[Saved data entries]
+===+

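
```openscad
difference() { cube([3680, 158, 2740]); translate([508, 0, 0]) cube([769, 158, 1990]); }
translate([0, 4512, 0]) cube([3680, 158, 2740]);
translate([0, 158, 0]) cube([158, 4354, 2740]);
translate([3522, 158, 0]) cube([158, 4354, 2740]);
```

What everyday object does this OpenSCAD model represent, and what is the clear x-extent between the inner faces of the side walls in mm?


A single room. The interior width is 3364 mm.

Four walls enclosing a rectangle with a door in the front wall — a room. Outside width 3680 minus two 158 mm walls gives 3364 mm.


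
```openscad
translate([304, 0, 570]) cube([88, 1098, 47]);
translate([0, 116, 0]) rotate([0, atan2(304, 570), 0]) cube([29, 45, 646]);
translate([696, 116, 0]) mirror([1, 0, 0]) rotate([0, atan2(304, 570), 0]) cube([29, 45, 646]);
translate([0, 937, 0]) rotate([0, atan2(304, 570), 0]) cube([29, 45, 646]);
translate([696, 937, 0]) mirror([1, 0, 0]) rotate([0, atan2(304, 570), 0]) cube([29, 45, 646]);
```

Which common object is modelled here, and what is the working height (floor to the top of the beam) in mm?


A sawhorse. The overall height is 617 mm.

A beam across two mirrored pairs of raked legs — a sawhorse. The beam's underside is at z = 570 (matching the legs' vertical rise in atan2(304, 570)) and the beam is 47 mm tall, so its top is at 570 + 47 = 617 mm. The raked legs top out at the beam's underside, so that is the highest point.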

+===+

The reply should consist of the records, reproduced exactly.

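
```openscad
difference() { cube([3680, 158, 2740]); translate([508, 0, 0]) cube([769, 158, 1990]); }
translate([0, 4512, 0]) cube([3680, 158, 2740]);
translate([0, 158, 0]) cube([158, 4354, 2740]);
translate([3522, 158, 0]) cube([158, 4354, 2740]);
```

What everyday object does this OpenSCAD model represent, and what is the clear x-extent between the inner faces of the side walls in mm?


A single room. The interior width is 3364 mm.

Four walls enclosing a rectangle with a door in the front wall — a room. Outside width 3680 minus two 158 mm walls gives 3364 mm.


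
```openscad
translate([304, 0, 570]) cube([88, 1098, 47]);
translate([0, 116, 0]) rotate([0, atan2(304, 570), 0]) cube([29, 45, 646]);
translate([696, 116, 0]) mirror([1, 0, 0]) rotate([0, atan2(304, 570), 0]) cube([29, 45, 646]);
translate([0, 937, 0]) rotate([0, atan2(304, 570), 0]) cube([29, 45, 646]);
translate([696, 937, 0]) mirror([1, 0, 0]) rotate([0, atan2(304, 570), 0]) cube([29, 45, 646]);
```

Which common object is modelled here, and what is the working height (floor to the top of the beam) in mm?


A sawhorse. The overall height is 617 mm.

A beam across two mirrored pairs of raked legs — a sawhorse. The beam's underside is at z = 570 (matching the legs' vertical rise in atan2(304, 570)) and the beam is 47 mm tall, so its top is at 570 + 47 = 617 mm. The raked legs top out at the beam's underside, so that is the highest point.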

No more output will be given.